Required work =
Every entry that follows should be reproduced exactly.

Data for the task =
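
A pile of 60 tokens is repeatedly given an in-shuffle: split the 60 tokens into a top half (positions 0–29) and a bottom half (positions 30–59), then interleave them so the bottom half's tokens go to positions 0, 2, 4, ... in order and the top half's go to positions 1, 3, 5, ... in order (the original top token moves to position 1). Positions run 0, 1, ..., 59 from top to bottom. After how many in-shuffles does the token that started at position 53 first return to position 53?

60

Follow position 53 under repeated in-shuffles:
53 → 46 → 32 → 4 → 9 → 19 → 39 → 18 → ... → 53 (length 60)
It first returns after 60 in-shuffles.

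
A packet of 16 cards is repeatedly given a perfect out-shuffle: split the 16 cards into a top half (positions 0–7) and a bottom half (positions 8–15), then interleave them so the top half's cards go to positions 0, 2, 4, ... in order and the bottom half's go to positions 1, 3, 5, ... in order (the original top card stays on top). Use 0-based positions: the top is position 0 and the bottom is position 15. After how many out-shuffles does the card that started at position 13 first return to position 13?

4

Follow position 13 under repeated out-shuffles:
13 → 11 → 7 → 14 → 13
It first returns after 4 out-shuffles.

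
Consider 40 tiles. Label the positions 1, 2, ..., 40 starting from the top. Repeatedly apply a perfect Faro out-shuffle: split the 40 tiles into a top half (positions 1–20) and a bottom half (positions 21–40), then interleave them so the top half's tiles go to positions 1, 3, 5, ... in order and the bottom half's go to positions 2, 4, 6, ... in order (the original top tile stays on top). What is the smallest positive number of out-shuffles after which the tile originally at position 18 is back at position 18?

12

Follow position 18 under repeated out-shuffles:
18 → 35 → 30 → 20 → 39 → 38 → 36 → 32 → 24 → 8 → 15 → 29 → 18
It first returns after 12 out-shuffles.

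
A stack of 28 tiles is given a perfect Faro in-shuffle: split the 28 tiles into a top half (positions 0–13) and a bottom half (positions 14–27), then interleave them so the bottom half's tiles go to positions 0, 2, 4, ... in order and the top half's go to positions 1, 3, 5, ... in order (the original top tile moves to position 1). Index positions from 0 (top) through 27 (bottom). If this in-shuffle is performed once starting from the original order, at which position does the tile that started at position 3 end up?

7

Track the tile's position through each in-shuffle:
3 → 7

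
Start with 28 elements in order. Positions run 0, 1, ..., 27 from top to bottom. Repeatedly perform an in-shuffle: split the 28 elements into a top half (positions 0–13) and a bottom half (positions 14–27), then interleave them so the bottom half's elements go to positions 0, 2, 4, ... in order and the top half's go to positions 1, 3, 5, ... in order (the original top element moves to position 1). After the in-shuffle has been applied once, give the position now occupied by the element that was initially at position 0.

Track the element's position through each in-shuffle:
0 → 1

1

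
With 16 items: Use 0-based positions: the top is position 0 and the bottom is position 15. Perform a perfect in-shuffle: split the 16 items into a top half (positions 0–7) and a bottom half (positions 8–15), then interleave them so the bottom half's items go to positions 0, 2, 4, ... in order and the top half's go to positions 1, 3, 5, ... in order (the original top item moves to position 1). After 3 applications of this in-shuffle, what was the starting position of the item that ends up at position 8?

15

Work backwards from position 8, undoing one in-shuffle at a time:
8 ← 12 ← 14 ← 15
So the item now at position 8 started at position 15.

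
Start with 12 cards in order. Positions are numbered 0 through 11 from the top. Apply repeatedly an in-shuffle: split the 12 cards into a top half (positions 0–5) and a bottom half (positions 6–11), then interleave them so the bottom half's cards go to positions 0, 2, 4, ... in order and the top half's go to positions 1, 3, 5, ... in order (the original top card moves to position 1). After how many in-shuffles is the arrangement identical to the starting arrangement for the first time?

The in-shuffle permutes the 12 positions with cycle lengths [12].
Every card is home exactly when every cycle has completed a whole number of laps, i.e. after lcm(12) = 12 in-shuffles.

12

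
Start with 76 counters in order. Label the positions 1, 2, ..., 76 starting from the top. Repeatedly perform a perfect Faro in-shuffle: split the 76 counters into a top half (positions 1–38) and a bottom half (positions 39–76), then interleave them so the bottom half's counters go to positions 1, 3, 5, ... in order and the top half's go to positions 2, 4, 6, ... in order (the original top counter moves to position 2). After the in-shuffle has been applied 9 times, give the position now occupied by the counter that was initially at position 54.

Track the counter's position through each in-shuffle:
54 → 31 → 62 → 47 → 17 → 34 → 68 → 59 → 41 → 5

5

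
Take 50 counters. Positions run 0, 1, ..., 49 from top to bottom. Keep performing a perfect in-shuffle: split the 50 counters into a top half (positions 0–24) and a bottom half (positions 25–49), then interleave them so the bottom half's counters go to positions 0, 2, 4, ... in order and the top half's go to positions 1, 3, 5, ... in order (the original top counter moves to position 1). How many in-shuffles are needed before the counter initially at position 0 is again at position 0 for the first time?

Follow position 0 under repeated in-shuffles:
0 → 1 → 3 → 7 → 15 → 31 → 12 → 25 → 0
It first returns after 8 in-shuffles.

8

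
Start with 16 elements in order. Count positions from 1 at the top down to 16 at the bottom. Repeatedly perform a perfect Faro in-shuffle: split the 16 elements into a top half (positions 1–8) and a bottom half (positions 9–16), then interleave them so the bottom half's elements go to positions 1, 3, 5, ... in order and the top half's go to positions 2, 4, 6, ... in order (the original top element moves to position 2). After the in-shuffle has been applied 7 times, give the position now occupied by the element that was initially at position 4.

2

Track the element's position through each in-shuffle:
4 → 8 → 16 → 15 → 13 → 9 → 1 → 2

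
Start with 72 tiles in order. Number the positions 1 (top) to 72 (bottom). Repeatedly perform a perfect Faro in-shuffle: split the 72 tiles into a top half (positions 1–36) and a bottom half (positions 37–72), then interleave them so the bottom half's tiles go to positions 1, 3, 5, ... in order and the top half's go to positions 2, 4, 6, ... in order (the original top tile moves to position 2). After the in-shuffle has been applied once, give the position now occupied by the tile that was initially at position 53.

33

Track the tile's position through each in-shuffle:
53 → 33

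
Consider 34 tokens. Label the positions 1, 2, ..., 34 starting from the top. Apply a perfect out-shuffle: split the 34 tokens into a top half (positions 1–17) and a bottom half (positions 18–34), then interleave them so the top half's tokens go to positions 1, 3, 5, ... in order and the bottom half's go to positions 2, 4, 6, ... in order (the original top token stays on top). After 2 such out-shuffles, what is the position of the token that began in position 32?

Track the token's position through each out-shuffle:
32 → 30 → 26

26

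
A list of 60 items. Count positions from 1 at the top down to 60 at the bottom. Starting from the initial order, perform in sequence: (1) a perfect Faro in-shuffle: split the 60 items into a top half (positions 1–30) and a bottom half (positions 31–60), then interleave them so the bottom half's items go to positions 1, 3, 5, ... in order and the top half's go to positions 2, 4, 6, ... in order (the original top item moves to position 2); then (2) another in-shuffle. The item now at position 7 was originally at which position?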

Solution to this task =
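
A pile of 60 tokens is repeatedly given an in-shuffle: split the 60 tokens into a top half (positions 0–29) and a bottom half (positions 30–59), then interleave them so the bottom half's tokens go to positions 0, 2, 4, ... in order and the top half's go to positions 1, 3, 5, ... in order (the original top token moves to position 1). Positions run 0, 1, ..., 59 from top to bottom. After how many in-shuffles does the token that started at position 53 first return to position 53?

60

Follow position 53 under repeated in-shuffles:
53 → 46 → 32 → 4 → 9 → 19 → 39 → 18 → ... → 53 (length 60)
It first returns after 60 in-shuffles.

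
A packet of 16 cards is repeatedly given a perfect out-shuffle: split the 16 cards into a top half (positions 0–7) and a bottom half (positions 8–15), then interleave them so the top half's cards go to positions 0, 2, 4, ... in order and the bottom half's go to positions 1, 3, 5, ... in order (the original top card stays on top). Use 0-based positions: the top is position 0 and the bottom is position 15. After how many out-shuffles does the card that started at position 13 first return to position 13?

4

Follow position 13 under repeated out-shuffles:
13 → 11 → 7 → 14 → 13
It first returns after 4 out-shuffles.

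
Consider 40 tiles. Label the positions 1, 2, ..., 40 starting from the top. Repeatedly apply a perfect Faro out-shuffle: split the 40 tiles into a top half (positions 1–20) and a bottom half (positions 21–40), then interleave them so the top half's tiles go to positions 1, 3, 5, ... in order and the bottom half's go to positions 2, 4, 6, ... in order (the original top tile stays on top). What is the smallest positive number of out-shuffles after which the tile originally at position 18 is back at position 18?

12

Follow position 18 under repeated out-shuffles:
18 → 35 → 30 → 20 → 39 → 38 → 36 → 32 → 24 → 8 → 15 → 29 → 18
It first returns after 12 out-shuffles.

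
A stack of 28 tiles is given a perfect Faro in-shuffle: split the 28 tiles into a top half (positions 0–13) and a bottom half (positions 14–27), then interleave them so the bottom half's tiles go to positions 0, 2, 4, ... in order and the top half's go to positions 1, 3, 5, ... in order (the original top tile moves to position 1). Index positions from 0 (top) through 27 (bottom). If this in-shuffle is performed once starting from the original order, at which position does the tile that started at position 3 end up?

7

Track the tile's position through each in-shuffle:
3 → 7

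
Start with 28 elements in order. Positions run 0, 1, ..., 27 from top to bottom. Repeatedly perform an in-shuffle: split the 28 elements into a top half (positions 0–13) and a bottom half (positions 14–27), then interleave them so the bottom half's elements go to positions 0, 2, 4, ... in order and the top half's go to positions 1, 3, 5, ... in order (the original top element moves to position 1). After the in-shuffle has been applied once, give the position now occupied by the element that was initially at position 0.

Track the element's position through each in-shuffle:
0 → 1

1

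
With 16 items: Use 0-based positions: the top is position 0 and the bottom is position 15. Perform a perfect in-shuffle: split the 16 items into a top half (positions 0–7) and a bottom half (positions 8–15), then interleave them so the bottom half's items go to positions 0, 2, 4, ... in order and the top half's go to positions 1, 3, 5, ... in order (the original top item moves to position 1). After 3 applications of this in-shuffle, what was the starting position of the item that ends up at position 8?

15

Work backwards from position 8, undoing one in-shuffle at a time:
8 ← 12 ← 14 ← 15
So the item now at position 8 started at position 15.

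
Start with 12 cards in order. Positions are numbered 0 through 11 from the top. Apply repeatedly an in-shuffle: split the 12 cards into a top half (positions 0–5) and a bottom half (positions 6–11), then interleave them so the bottom half's cards go to positions 0, 2, 4, ... in order and the top half's go to positions 1, 3, 5, ... in order (the original top card moves to position 1). After how many in-shuffles is the arrangement identical to the starting arrangement for the first time?

The in-shuffle permutes the 12 positions with cycle lengths [12].
Every card is home exactly when every cycle has completed a whole number of laps, i.e. after lcm(12) = 12 in-shuffles.

12

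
Start with 76 counters in order. Label the positions 1, 2, ..., 76 starting from the top. Repeatedly perform a perfect Faro in-shuffle: split the 76 counters into a top half (positions 1–38) and a bottom half (positions 39–76), then interleave them so the bottom half's counters go to positions 1, 3, 5, ... in order and the top half's go to positions 2, 4, 6, ... in order (the original top counter moves to position 2). After the in-shuffle has been applied 9 times, give the position now occupied by the counter that was initially at position 54.

Track the counter's position through each in-shuffle:
54 → 31 → 62 → 47 → 17 → 34 → 68 → 59 → 41 → 5

5

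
Take 50 counters. Positions run 0, 1, ..., 49 from top to bottom. Keep performing a perfect in-shuffle: split the 50 counters into a top half (positions 0–24) and a bottom half (positions 25–49), then interleave them so the bottom half's counters go to positions 0, 2, 4, ... in order and the top half's go to positions 1, 3, 5, ... in order (the original top counter moves to position 1). How many in-shuffles are needed before the counter initially at position 0 is again at position 0 for the first time?

Follow position 0 under repeated in-shuffles:
0 → 1 → 3 → 7 → 15 → 31 → 12 → 25 → 0
It first returns after 8 in-shuffles.

8

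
Start with 16 elements in order. Count positions from 1 at the top down to 16 at the bottom. Repeatedly perform a perfect Faro in-shuffle: split the 16 elements into a top half (positions 1–8) and a bottom half (positions 9–16), then interleave them so the bottom half's elements go to positions 1, 3, 5, ... in order and the top half's go to positions 2, 4, 6, ... in order (the original top element moves to position 2). After the in-shuffle has been applied 7 times, give the position now occupied by the element that was initially at position 4.

2

Track the element's position through each in-shuffle:
4 → 8 → 16 → 15 → 13 → 9 → 1 → 2

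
Start with 72 tiles in order. Number the positions 1 (top) to 72 (bottom). Repeatedly perform a perfect Faro in-shuffle: split the 72 tiles into a top half (positions 1–36) and a bottom half (positions 37–72), then interleave them so the bottom half's tiles go to positions 1, 3, 5, ... in order and the top half's go to positions 2, 4, 6, ... in order (the original top tile moves to position 2). After the in-shuffle has been applied once, give the position now occupied by the tile that was initially at position 53.

33

Track the tile's position through each in-shuffle:
53 → 33

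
Consider 34 tokens. Label the positions 1, 2, ..., 34 starting from the top. Apply a perfect out-shuffle: split the 34 tokens into a top half (positions 1–17) and a bottom half (positions 18–34), then interleave them so the top half's tokens go to positions 1, 3, 5, ... in order and the bottom half's go to positions 2, 4, 6, ... in order (the original top token stays on top). After 2 such out-shuffles, what is the position of the token that began in position 32?

Track the token's position through each out-shuffle:
32 → 30 → 26

26

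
A list of 60 items. Count positions from 1 at the top down to 60 at the bottom. Starting from the initial order, perform in sequence: (1) a perfect Faro in-shuffle: split the 60 items into a top half (positions 1–30) and a bottom half (positions 31–60), then interleave them so the bottom half's items go to positions 1, 3, 5, ... in order and the top half's go to positions 2, 4, 6, ... in order (the original top item moves to position 2); then (2) another in-shuffle. The item now at position 7 was originally at which position?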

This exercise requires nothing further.